▸ TASK OBJECTIVE
A word-for-word copy of the whole listing is the required answer.

- Opening Delimiter -

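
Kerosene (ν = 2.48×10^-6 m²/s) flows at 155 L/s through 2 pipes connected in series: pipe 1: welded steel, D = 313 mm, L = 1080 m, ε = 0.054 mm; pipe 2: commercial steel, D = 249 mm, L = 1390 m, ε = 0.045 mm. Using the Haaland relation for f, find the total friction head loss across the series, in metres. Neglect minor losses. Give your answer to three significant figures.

Pipe 1: V = 2.014 m/s, Re = 2.54×10^5, ε/D = 1.73×10^-4, f = 0.01617, h_1 = f(L/D)V²/2g = 11.54 m
Pipe 2: V = 3.183 m/s, Re = 3.20×10^5, ε/D = 1.81×10^-4, f = 0.01580, h_2 = f(L/D)V²/2g = 45.53 m
Series → Q common, losses add: H = Σh = 57.07 m

H ≈ 57.1 m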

- Closing Delimiter -

▸ FINISHED TASK
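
Kerosene (ν = 2.48×10^-6 m²/s) flows at 155 L/s through 2 pipes connected in series: pipe 1: welded steel, D = 313 mm, L = 1080 m, ε = 0.054 mm; pipe 2: commercial steel, D = 249 mm, L = 1390 m, ε = 0.045 mm. Using the Haaland relation for f, find the total friction head loss across the series, in metres. Neglect minor losses. Give your answer to three significant figures.

Pipe 1: V = 2.014 m/s, Re = 2.54×10^5, ε/D = 1.73×10^-4, f = 0.01617, h_1 = f(L/D)V²/2g = 11.54 m
Pipe 2: V = 3.183 m/s, Re = 3.20×10^5, ε/D = 1.81×10^-4, f = 0.01580, h_2 = f(L/D)V²/2g = 45.53 m
Series → Q common, losses add: H = Σh = 57.07 m

H ≈ 57.1 m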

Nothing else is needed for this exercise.